▼▼▼
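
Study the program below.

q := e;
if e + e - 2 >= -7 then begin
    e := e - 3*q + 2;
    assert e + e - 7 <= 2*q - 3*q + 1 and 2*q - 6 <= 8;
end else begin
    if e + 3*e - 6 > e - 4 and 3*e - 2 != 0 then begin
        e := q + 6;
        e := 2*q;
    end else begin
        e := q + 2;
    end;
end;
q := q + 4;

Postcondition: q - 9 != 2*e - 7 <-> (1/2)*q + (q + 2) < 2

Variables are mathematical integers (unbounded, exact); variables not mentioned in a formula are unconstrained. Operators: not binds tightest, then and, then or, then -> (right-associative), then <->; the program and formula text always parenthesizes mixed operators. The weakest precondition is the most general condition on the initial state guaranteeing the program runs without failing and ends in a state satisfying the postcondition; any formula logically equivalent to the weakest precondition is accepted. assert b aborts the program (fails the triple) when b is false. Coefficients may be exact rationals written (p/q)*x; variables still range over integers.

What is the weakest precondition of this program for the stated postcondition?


Working backward. After the program, the postcondition q - 9 != 2*e - 7 <-> (1/2)*q + (q + 2) < 2 must hold; in canonical form it is q != 2*e + 2 <-> (3/2)*q < 0.
Before q := q + 4: q != 2*e - 2 <-> (3/2)*q < -6
Then branch requires 2*e <= 5*q + 4 and 2*q <= 14 and (7*q != 2*e + 2 <-> (3/2)*q < -6); else branch requires ((3*e > 2 and 3*e != 2) -> (3*q != 2 <-> (3/2)*q < -6)) and ((not (3*e > 2 and 3*e != 2)) -> (q != -2 <-> (3/2)*q < -6)).
Before the if: (2*e >= -5 -> (2*e <= 5*q + 4 and 2*q <= 14 and (7*q != 2*e + 2 <-> (3/2)*q < -6))) and ((not (2*e >= -5)) -> (((3*e > 2 and 3*e != 2) -> (3*q != 2 <-> (3/2)*q < -6)) and ((not (3*e > 2 and 3*e != 2)) -> (q != -2 <-> (3/2)*q < -6))))
Before q := e: (2*e >= -5 -> (3*e >= -4 and 2*e <= 14 and (5*e != 2 <-> (3/2)*e < -6))) and ((not (2*e >= -5)) -> (((3*e > 2 and 3*e != 2) -> (3*e != 2 <-> (3/2)*e < -6)) and ((not (3*e > 2 and 3*e != 2)) -> (e != -2 <-> (3/2)*e < -6))))
Answer: WP = (2*e >= -5 -> (3*e >= -4 and 2*e <= 14 and (5*e != 2 <-> (3/2)*e < -6))) and ((not (2*e >= -5)) -> (((3*e > 2 and 3*e != 2) -> (3*e != 2 <-> (3/2)*e < -6)) and ((not (3*e > 2 and 3*e != 2)) -> (e != -2 <-> (3/2)*e < -6))))


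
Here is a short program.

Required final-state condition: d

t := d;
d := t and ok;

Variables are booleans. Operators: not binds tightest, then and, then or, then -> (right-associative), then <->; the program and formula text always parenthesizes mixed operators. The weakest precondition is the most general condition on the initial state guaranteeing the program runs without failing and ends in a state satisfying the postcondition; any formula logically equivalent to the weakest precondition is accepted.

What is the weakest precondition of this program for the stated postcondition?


Working backward. After the program, d must hold.
Before d := t and ok: t and ok
Before t := d: d and ok
Answer: WP = d and ok


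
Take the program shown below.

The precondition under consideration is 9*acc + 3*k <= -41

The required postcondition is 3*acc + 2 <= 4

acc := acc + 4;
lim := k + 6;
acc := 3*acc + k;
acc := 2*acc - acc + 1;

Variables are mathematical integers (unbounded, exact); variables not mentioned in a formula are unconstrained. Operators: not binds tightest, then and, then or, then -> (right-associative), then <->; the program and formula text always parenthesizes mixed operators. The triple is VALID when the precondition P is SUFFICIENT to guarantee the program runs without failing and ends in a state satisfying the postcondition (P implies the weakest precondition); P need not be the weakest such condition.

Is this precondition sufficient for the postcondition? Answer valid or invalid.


Working backward. After the program, the postcondition 3*acc + 2 <= 4 must hold; in canonical form it is 3*acc <= 2.
Before acc := 2*acc - acc + 1: 3*acc <= -1
Before acc := 3*acc + k: 9*acc + 3*k <= -1
Before lim := k + 6: 9*acc + 3*k <= -1
Before acc := acc + 4: 9*acc + 3*k <= -37
The weakest precondition is 9*acc + 3*k <= -37.
Check whether 9*acc + 3*k <= -41 implies it.
Every state satisfying the precondition satisfies the weakest precondition: the implication holds.
Answer: valid


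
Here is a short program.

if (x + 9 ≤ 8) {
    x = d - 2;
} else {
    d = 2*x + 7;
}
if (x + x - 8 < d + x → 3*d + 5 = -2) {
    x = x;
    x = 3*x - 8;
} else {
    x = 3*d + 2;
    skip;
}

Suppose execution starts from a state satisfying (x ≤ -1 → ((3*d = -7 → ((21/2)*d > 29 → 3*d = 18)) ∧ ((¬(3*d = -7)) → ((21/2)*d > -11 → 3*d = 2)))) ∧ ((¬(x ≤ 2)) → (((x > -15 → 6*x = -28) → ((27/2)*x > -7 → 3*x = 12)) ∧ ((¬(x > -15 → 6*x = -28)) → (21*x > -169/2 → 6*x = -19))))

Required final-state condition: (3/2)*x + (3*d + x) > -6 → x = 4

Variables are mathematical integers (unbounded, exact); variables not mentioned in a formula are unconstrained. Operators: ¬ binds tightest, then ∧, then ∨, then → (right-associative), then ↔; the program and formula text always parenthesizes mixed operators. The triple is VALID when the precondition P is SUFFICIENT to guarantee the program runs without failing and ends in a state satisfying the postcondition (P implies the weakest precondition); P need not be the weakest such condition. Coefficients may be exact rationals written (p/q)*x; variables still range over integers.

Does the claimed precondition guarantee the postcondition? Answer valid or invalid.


Working backward. After the program, the postcondition (3/2)*x + (3*d + x) > -6 → x = 4 must hold; in canonical form it is 3*d + (5/2)*x > -6 → x = 4.
Then branch requires 3*d + (15/2)*x > 14 → 3*x = 12; else branch requires (21/2)*d > -11 → 3*d = 2.
Before the if: ((x < d + 8 → 3*d = -7) → (3*d + (15/2)*x > 14 → 3*x = 12)) ∧ ((¬(x < d + 8 → 3*d = -7)) → ((21/2)*d > -11 → 3*d = 2))
Then branch requires (3*d = -7 → ((21/2)*d > 29 → 3*d = 18)) ∧ ((¬(3*d = -7)) → ((21/2)*d > -11 → 3*d = 2)); else branch requires ((x > -15 → 6*x = -28) → ((27/2)*x > -7 → 3*x = 12)) ∧ ((¬(x > -15 → 6*x = -28)) → (21*x > -169/2 → 6*x = -19)).
Before the if: (x ≤ -1 → ((3*d = -7 → ((21/2)*d > 29 → 3*d = 18)) ∧ ((¬(3*d = -7)) → ((21/2)*d > -11 → 3*d = 2)))) ∧ ((¬(x ≤ -1)) → (((x > -15 → 6*x = -28) → ((27/2)*x > -7 → 3*x = 12)) ∧ ((¬(x > -15 → 6*x = -28)) → (21*x > -169/2 → 6*x = -19))))
The weakest precondition is (x ≤ -1 → ((3*d = -7 → ((21/2)*d > 29 → 3*d = 18)) ∧ ((¬(3*d = -7)) → ((21/2)*d > -11 → 3*d = 2)))) ∧ ((¬(x ≤ -1)) → (((x > -15 → 6*x = -28) → ((27/2)*x > -7 → 3*x = 12)) ∧ ((¬(x > -15 → 6*x = -28)) → (21*x > -169/2 → 6*x = -19)))).
Check whether (x ≤ -1 → ((3*d = -7 → ((21/2)*d > 29 → 3*d = 18)) ∧ ((¬(3*d = -7)) → ((21/2)*d > -11 → 3*d = 2)))) ∧ ((¬(x ≤ 2)) → (((x > -15 → 6*x = -28) → ((27/2)*x > -7 → 3*x = 12)) ∧ ((¬(x > -15 → 6*x = -28)) → (21*x > -169/2 → 6*x = -19)))) implies it.
Countermodel: at the initial state d = 0, x = 0, the precondition holds but the weakest precondition fails.
Answer: invalid


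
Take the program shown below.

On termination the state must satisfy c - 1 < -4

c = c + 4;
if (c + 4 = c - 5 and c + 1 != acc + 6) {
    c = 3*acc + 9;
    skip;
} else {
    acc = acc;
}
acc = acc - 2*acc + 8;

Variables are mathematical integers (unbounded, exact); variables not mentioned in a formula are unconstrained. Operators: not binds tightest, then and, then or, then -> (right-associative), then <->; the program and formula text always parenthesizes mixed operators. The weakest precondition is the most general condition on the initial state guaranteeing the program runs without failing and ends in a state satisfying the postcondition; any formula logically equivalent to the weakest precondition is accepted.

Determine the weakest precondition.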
▲▲▲
Give the number of lines in the listing above that hold the string "final", with nothing else.

ANSWER SECTION - 2